_WHAT YOU ARE ASKED TO DO_. Some lines hold the string "Minterms". Copy all of them from the material that follows.

_EXERCISE MATERIAL_.
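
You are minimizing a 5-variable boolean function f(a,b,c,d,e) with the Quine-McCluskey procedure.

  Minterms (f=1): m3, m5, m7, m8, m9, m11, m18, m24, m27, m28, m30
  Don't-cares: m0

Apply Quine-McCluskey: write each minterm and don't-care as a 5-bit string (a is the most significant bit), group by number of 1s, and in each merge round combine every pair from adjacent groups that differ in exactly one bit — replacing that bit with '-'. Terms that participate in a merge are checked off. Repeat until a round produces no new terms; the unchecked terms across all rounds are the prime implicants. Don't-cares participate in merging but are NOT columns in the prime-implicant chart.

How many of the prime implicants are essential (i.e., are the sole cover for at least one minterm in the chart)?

Round 0: 00000✓ 00011✓ 00101✓ 00111✓ 01000✓ 01001✓ 01011✓ 10010 11000✓ 11011✓ 11100✓ 11110✓
Round 1: -1000 -1011 0-000 0-011 00-11 001-1 010-1 0100- 11-00 111-0
PIs = {-1000, -1011, 0-000, 0-011, 00-11, 001-1, 010-1, 0100-, 10010, 11-00, 111-0}
Coverage chart:
  m3: 0-011,00-11
  m5: 001-1 ←essential
  m7: 00-11,001-1
  m8: -1000,0-000,0100-
  m9: 010-1,0100-
  m11: -1011,0-011,010-1
  m18: 10010 ←essential
  m24: -1000,11-00
  m27: -1011 ←essential
  m28: 11-00,111-0
  m30: 111-0 ←essential
Essential: -1011, 001-1, 10010, 111-0

4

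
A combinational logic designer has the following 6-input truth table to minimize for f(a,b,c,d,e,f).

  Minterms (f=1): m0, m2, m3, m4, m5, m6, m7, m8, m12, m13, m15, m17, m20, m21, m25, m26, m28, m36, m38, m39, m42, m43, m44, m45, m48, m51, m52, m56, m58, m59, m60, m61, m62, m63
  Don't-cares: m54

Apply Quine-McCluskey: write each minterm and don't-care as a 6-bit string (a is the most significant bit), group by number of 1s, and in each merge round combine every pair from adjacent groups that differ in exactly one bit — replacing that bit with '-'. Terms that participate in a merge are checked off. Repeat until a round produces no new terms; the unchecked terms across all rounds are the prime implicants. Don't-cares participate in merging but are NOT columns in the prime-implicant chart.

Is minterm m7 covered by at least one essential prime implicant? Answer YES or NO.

size-2^0 implicants → 000000(✓)  000010(✓)  000011(✓)  000100(✓)  000101(✓)  000110(✓)  000111(✓)  001000(✓)  001100(✓)  001101(✓)  001111(✓)  010001(✓)  010100(✓)  010101(✓)  011001(✓)  011010(✓)  011100(✓)  100100(✓)  100110(✓)  100111(✓)  101010(✓)  101011(✓)  101100(✓)  101101(✓)  110000(✓)  110011(✓)  110100(✓)  110110(✓)  111000(✓)  111010(✓)  111011(✓)  111100(✓)  111101(✓)  111110(✓)  111111(✓)
size-2^1 implicants → -00100(✓)  -00110(✓)  -00111(✓)  -01100(✓)  -01101(✓)  -10100(✓)  -11010  -11100(✓)  0-0100(✓)  0-0101(✓)  0-1100(✓)  00-000(✓)  00-100(✓)  00-101(✓)  00-111(✓)  000-00(✓)  000-10(✓)  000-11(✓)  0000-0(✓)  00001-(✓)  0001-0(✓)  0001-1(✓)  00010-(✓)  00011-(✓)  001-00(✓)  0011-1(✓)  00110-(✓)  01-001  01-100(✓)  010-01  01010-(✓)  1-0100(✓)  1-0110(✓)  1-1010(✓)  1-1011(✓)  1-1100(✓)  1-1101(✓)  10-100(✓)  1001-0(✓)  10011-(✓)  10101-(✓)  10110-(✓)  11-000(✓)  11-011  11-100(✓)  11-110(✓)  110-00(✓)  1101-0(✓)  111-00(✓)  111-10(✓)  111-11(✓)  1110-0(✓)  11101-(✓)  1111-0(✓)  1111-1(✓)  11110-(✓)  11111-(✓)
size-2^2 implicants → --0100(✓)  --1100(✓)  -0-100(✓)  -001-0  -0011-  -0110-  -1-100(✓)  0--100(✓)  0-010-  00--00  00-1-1  00-10-  000--0  000-1-  0001--  1--100(✓)  1-01-0  1-101-  1-110-  11--00  11-1-0  111--0  111-1-  1111--
size-2^3 implicants → ---100
Unchecked terms (primes): ---100, -001-0, -0011-, -0110-, -11010, 0-010-, 00--00, 00-1-1, 00-10-, 000--0, 000-1-, 0001--, 01-001, 010-01, 1-01-0, 1-101-, 1-110-, 11--00, 11-011, 11-1-0, 111--0, 111-1-, 1111--
Minterm coverage:
  m0 ⊆ 00--00,000--0
  m2 ⊆ 000--0,000-1-
  m3 ⊆ 000-1- [E]
  m4 ⊆ ---100,-001-0,0-010-,00--00,00-10-,000--0,0001--
  m5 ⊆ 0-010-,00-1-1,00-10-,0001--
  m6 ⊆ -001-0,-0011-,000--0,000-1-,0001--
  m7 ⊆ -0011-,00-1-1,000-1-,0001--
  m8 ⊆ 00--00 [E]
  m12 ⊆ ---100,-0110-,00--00,00-10-
  m13 ⊆ -0110-,00-1-1,00-10-
  m15 ⊆ 00-1-1 [E]
  m17 ⊆ 01-001,010-01
  m20 ⊆ ---100,0-010-
  m21 ⊆ 0-010-,010-01
  m25 ⊆ 01-001 [E]
  m26 ⊆ -11010 [E]
  m28 ⊆ ---100 [E]
  m36 ⊆ ---100,-001-0,1-01-0
  m38 ⊆ -001-0,-0011-,1-01-0
  m39 ⊆ -0011- [E]
  m42 ⊆ 1-101- [E]
  m43 ⊆ 1-101- [E]
  m44 ⊆ ---100,-0110-,1-110-
  m45 ⊆ -0110-,1-110-
  m48 ⊆ 11--00 [E]
  m51 ⊆ 11-011 [E]
  m52 ⊆ ---100,1-01-0,11--00,11-1-0
  m56 ⊆ 11--00,111--0
  m58 ⊆ -11010,1-101-,111--0,111-1-
  m59 ⊆ 1-101-,11-011,111-1-
  m60 ⊆ ---100,1-110-,11--00,11-1-0,111--0,1111--
  m61 ⊆ 1-110-,1111--
  m62 ⊆ 11-1-0,111--0,111-1-,1111--
  m63 ⊆ 111-1-,1111--
E = {---100, -0011-, -11010, 00--00, 00-1-1, 000-1-, 01-001, 1-101-, 11--00, 11-011}

YES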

_ANSWER TO THE EXERCISE_.
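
  Minterms (f=1): m3, m5, m7, m8, m9, m11, m18, m24, m27, m28, m30
  Minterms (f=1): m0, m2, m3, m4, m5, m6, m7, m8, m12, m13, m15, m17, m20, m21, m25, m26, m28, m36, m38, m39, m42, m43, m44, m45, m48, m51, m52, m56, m58, m59, m60, m61, m62, m63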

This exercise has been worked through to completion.